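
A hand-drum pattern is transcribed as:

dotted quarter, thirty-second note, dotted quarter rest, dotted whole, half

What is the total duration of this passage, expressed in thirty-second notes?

Working in thirty-second notes: dotted quarter = 12; thirty-second note = 1; dotted quarter rest = 12; dotted whole = 48; half = 16.
Altogether 12 + 1 + 12 + 48 + 16 = 89 thirty-second notes.

89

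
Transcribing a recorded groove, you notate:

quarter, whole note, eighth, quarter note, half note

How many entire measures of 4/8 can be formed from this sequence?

4

One bar of 4/8 = 4 eighth notes.
Express everything in eighth notes: quarter = 2; whole note = 8; eighth = 1; quarter note = 2; half note = 4.
Adding: 2 + 8 + 1 + 2 + 4 = 17.
17 ÷ 4 = 4 complete bars with 1 left over.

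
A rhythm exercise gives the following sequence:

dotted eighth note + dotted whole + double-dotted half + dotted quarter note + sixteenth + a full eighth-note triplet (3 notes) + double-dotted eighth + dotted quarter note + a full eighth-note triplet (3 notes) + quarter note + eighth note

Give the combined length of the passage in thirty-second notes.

Express everything in thirty-second notes: dotted eighth note = 6; dotted whole = 48; double-dotted half = 28; dotted quarter note = 12; sixteenth = 2; a full eighth-note triplet (3 notes) (three triplet eighths span one quarter) = 8; double-dotted eighth = 7; dotted quarter note = 12; a full eighth-note triplet (3 notes) (three triplet eighths span one quarter) = 8; quarter note = 8; eighth note = 4.
Total: 6 + 48 + 28 + 12 + 2 + 8 + 7 + 12 + 8 + 8 + 4 = 143 thirty-second notes.

143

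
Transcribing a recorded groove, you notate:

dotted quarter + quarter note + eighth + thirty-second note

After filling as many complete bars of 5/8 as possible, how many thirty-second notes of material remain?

One bar of 5/8 = 20 thirty-second notes.
Working in thirty-second notes: dotted quarter = 12; quarter note = 8; eighth = 4; thirty-second note = 1.
Total: 12 + 8 + 4 + 1 = 25.
25 ÷ 20 = 1 complete bar with 5 thirty-second notes remaining.

5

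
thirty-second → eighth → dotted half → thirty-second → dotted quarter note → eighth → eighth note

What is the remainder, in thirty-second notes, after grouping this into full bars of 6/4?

2

One bar of 6/4 = 48 thirty-second notes.
Convert each value to thirty-second notes: thirty-second = 1; eighth = 4; dotted half = 24; thirty-second = 1; dotted quarter note = 12; eighth = 4; eighth note = 4.
Adding: 1 + 4 + 24 + 1 + 12 + 4 + 4 = 50.
50 ÷ 48 = 1 complete bar with 2 thirty-second notes remaining.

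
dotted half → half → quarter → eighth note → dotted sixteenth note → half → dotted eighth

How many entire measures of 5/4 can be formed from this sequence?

1

One bar of 5/4 = 40 thirty-second notes.
Express everything in thirty-second notes: dotted half = 24; half = 16; quarter = 8; eighth note = 4; dotted sixteenth note = 3; half = 16; dotted eighth = 6.
Total: 24 + 16 + 8 + 4 + 3 + 16 + 6 = 77.
77 ÷ 40 = 1 complete bar with 37 left over.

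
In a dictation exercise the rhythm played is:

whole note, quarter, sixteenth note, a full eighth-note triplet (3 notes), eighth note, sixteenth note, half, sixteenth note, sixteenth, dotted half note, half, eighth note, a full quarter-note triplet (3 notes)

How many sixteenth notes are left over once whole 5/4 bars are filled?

8

One bar of 5/4 = 20 sixteenth notes.
Convert each value to sixteenth notes: whole note = 16; quarter = 4; sixteenth note = 1; a full eighth-note triplet (3 notes) (three triplet eighths span one quarter) = 4; eighth note = 2; sixteenth note = 1; half = 8; sixteenth note = 1; sixteenth = 1; dotted half note = 12; half = 8; eighth note = 2; a full quarter-note triplet (3 notes) (three triplet quarters span one half) = 8.
Altogether 16 + 4 + 1 + 4 + 2 + 1 + 8 + 1 + 1 + 12 + 8 + 2 + 8 = 68.
68 ÷ 20 = 3 complete bars with 8 sixteenth notes remaining.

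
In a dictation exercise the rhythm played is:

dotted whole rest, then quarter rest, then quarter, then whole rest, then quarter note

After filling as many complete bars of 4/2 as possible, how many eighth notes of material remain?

One bar of 4/2 = 8 quarter notes.
Each duration in quarter notes: dotted whole rest = 6; quarter rest = 1; quarter = 1; whole rest = 4; quarter note = 1.
Altogether 6 + 1 + 1 + 4 + 1 = 13.
13 ÷ 8 = 1 complete bar with 5 quarter notes remaining = 10 eighth notes.

10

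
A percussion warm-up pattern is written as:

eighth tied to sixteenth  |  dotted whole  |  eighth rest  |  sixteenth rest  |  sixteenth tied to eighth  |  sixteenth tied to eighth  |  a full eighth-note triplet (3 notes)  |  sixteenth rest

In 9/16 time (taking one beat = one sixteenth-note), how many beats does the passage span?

One sixteenth-note beat = 2 thirty-second notes.
In thirty-second notes: eighth tied to sixteenth (eighth + sixteenth) = 6; dotted whole = 48; eighth rest = 4; sixteenth rest = 2; sixteenth tied to eighth (sixteenth + eighth) = 6; sixteenth tied to eighth (sixteenth + eighth) = 6; a full eighth-note triplet (3 notes) (three triplet eighths span one quarter) = 8; sixteenth rest = 2.
Adding: 6 + 48 + 4 + 2 + 6 + 6 + 8 + 2 = 82.
82 ÷ 2 = 41 beats.

41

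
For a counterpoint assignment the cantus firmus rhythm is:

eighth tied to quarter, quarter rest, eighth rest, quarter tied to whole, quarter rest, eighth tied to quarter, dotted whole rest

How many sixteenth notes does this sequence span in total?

66

In sixteenth notes: eighth tied to quarter (eighth + quarter) = 6; quarter rest = 4; eighth rest = 2; quarter tied to whole (quarter + whole) = 20; quarter rest = 4; eighth tied to quarter (eighth + quarter) = 6; dotted whole rest = 24.
Adding: 6 + 4 + 2 + 20 + 4 + 6 + 24 = 66 sixteenth notes.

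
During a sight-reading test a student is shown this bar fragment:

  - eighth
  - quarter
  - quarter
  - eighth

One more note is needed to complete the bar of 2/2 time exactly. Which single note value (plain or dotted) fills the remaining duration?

The bar of 2/2 = 8 eighth notes.
Each duration in eighth notes: eighth = 1; quarter = 2; quarter = 2; eighth = 1.
Adding: 1 + 2 + 2 + 1 = 6.
Remaining: 8 − 6 = 2 eighth notes, which is a quarter note.

quarter note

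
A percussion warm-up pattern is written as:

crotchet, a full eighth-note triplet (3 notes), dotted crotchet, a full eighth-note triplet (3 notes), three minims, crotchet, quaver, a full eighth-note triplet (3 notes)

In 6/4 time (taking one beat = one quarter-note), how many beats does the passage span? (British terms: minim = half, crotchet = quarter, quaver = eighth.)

13

One quarter-note beat = 2 eighth notes.
In eighth notes: crotchet = 2; a full eighth-note triplet (3 notes) (three triplet eighths span one quarter) = 2; dotted crotchet = 3; a full eighth-note triplet (3 notes) (three triplet eighths span one quarter) = 2; minim = 4; minim = 4; minim = 4; crotchet = 2; quaver = 1; a full eighth-note triplet (3 notes) (three triplet eighths span one quarter) = 2.
Adding: 2 + 2 + 3 + 2 + 4 + 4 + 4 + 2 + 1 + 2 = 26.
26 ÷ 2 = 13 beats.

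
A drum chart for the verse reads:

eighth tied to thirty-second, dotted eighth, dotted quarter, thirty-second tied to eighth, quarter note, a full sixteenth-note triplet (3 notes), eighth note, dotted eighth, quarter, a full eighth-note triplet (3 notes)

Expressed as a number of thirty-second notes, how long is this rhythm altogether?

Each duration in thirty-second notes: eighth tied to thirty-second (eighth + thirty-second) = 5; dotted eighth = 6; dotted quarter = 12; thirty-second tied to eighth (thirty-second + eighth) = 5; quarter note = 8; a full sixteenth-note triplet (3 notes) (three triplet sixteenths span one eighth) = 4; eighth note = 4; dotted eighth = 6; quarter = 8; a full eighth-note triplet (3 notes) (three triplet eighths span one quarter) = 8.
Adding: 5 + 6 + 12 + 5 + 8 + 4 + 4 + 6 + 8 + 8 = 66 thirty-second notes.

66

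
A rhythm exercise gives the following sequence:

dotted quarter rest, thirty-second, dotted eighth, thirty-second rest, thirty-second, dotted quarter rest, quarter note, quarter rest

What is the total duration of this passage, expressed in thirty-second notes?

49

Working in thirty-second notes: dotted quarter rest = 12; thirty-second = 1; dotted eighth = 6; thirty-second rest = 1; thirty-second = 1; dotted quarter rest = 12; quarter note = 8; quarter rest = 8.
Sum: 12 + 1 + 6 + 1 + 1 + 12 + 8 + 8 = 49 thirty-second notes.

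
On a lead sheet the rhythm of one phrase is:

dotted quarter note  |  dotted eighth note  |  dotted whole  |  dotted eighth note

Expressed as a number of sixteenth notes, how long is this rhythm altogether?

Working in sixteenth notes: dotted quarter note = 6; dotted eighth note = 3; dotted whole = 24; dotted eighth note = 3.
Altogether 6 + 3 + 24 + 3 = 36 sixteenth notes.

36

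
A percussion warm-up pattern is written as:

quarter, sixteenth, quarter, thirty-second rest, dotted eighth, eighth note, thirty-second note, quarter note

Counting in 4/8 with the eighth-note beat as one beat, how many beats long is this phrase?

9.5

One eighth-note beat = 4 thirty-second notes.
Working in thirty-second notes: quarter = 8; sixteenth = 2; quarter = 8; thirty-second rest = 1; dotted eighth = 6; eighth note = 4; thirty-second note = 1; quarter note = 8.
Adding: 8 + 2 + 8 + 1 + 6 + 4 + 1 + 8 = 38.
38 ÷ 4 = 9.5 beats.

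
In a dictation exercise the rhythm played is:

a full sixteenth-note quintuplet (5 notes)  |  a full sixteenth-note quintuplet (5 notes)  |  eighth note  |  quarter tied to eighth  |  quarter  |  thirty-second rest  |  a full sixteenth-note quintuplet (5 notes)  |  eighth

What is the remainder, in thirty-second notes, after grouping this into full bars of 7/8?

25

One bar of 7/8 = 28 thirty-second notes.
Working in thirty-second notes: a full sixteenth-note quintuplet (5 notes) (five quintuplet sixteenths span one quarter) = 8; a full sixteenth-note quintuplet (5 notes) (five quintuplet sixteenths span one quarter) = 8; eighth note = 4; quarter tied to eighth (quarter + eighth) = 12; quarter = 8; thirty-second rest = 1; a full sixteenth-note quintuplet (5 notes) (five quintuplet sixteenths span one quarter) = 8; eighth = 4.
Adding: 8 + 8 + 4 + 12 + 8 + 1 + 8 + 4 = 53.
53 ÷ 28 = 1 complete bar with 25 thirty-second notes remaining.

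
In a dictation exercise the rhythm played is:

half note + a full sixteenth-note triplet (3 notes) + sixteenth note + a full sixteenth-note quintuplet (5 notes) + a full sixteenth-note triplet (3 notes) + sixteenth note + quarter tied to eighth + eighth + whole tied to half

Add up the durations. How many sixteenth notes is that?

50

Convert each value to sixteenth notes: half note = 8; a full sixteenth-note triplet (3 notes) (three triplet sixteenths span one eighth) = 2; sixteenth note = 1; a full sixteenth-note quintuplet (5 notes) (five quintuplet sixteenths span one quarter) = 4; a full sixteenth-note triplet (3 notes) (three triplet sixteenths span one eighth) = 2; sixteenth note = 1; quarter tied to eighth (quarter + eighth) = 6; eighth = 2; whole tied to half (whole + half) = 24.
Altogether 8 + 2 + 1 + 4 + 2 + 1 + 6 + 2 + 24 = 50 sixteenth notes.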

- - -

[Exercise instructions] Each line from the top of the records down to the one with "quarter, whole note, eighth, quarter" must be retyped exactly; include both ends and nothing else.

[The completed task]
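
A hand-drum pattern is transcribed as:

dotted quarter, thirty-second note, dotted quarter rest, dotted whole, half

What is the total duration of this passage, expressed in thirty-second notes?

Working in thirty-second notes: dotted quarter = 12; thirty-second note = 1; dotted quarter rest = 12; dotted whole = 48; half = 16.
Altogether 12 + 1 + 12 + 48 + 16 = 89 thirty-second notes.

89

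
Transcribing a recorded groove, you notate:

quarter, whole note, eighth, quarter note, half note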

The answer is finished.